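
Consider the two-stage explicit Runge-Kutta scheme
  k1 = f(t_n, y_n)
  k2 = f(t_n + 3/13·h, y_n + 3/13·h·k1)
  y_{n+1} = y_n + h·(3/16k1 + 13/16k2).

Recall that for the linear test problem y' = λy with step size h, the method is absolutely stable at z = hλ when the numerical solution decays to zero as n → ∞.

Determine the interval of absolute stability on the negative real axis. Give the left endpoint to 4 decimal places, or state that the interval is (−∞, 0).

z∈(-5.3333,0).

Test eqn y'=λy, z=hλ:
  k1=λy_n ⇒ h·k1=z·y_n;  k2=λ(1+3/13z)y_n ⇒ h·k2=z(1+3/13z)y_n
  y_{n+1}/y_n = 1 + 3/16z + 13/16z(1+3/13z) = 1 + z + 3/16z²
  so R(z) = 1 + z + 3/16z².

Solve |R(x)|<1 on ℝ⁻.
x=-1.72: |R|=0.1653
R=1: x+3/16x²=0 ⇒ x=−16/3=-5.3333; min R=1−1/(4·3/16)=-0.3333>−1
Confirm numerically:
  x=-4.106: |R|=0.05511 <1
  x=-3.319: |R|=0.25354 <1
  x=-2.222: |R|=0.29626 <1
  x=-5.729: |R|=1.42502 >1
  x=-5.556: |R|=1.23196 >1
  x=-5.452: |R|=1.12131 >1
Stable set (-5.3333, 0).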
= = = = =
=== What to produce ===
Each line from the first line of the listing through the line containing "Recall that for" must be set down exactly; no other line belongs in the answer.

=== Exercise response ===
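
Consider the two-stage explicit Runge-Kutta scheme
  k1 = f(t_n, y_n)
  k2 = f(t_n + 3/13·h, y_n + 3/13·h·k1)
  y_{n+1} = y_n + h·(3/16k1 + 13/16k2).

Recall that for the linear test problem y' = λy with step size h, the method is absolutely stable at z = hλ when the numerical solution decays to zero as n → ∞.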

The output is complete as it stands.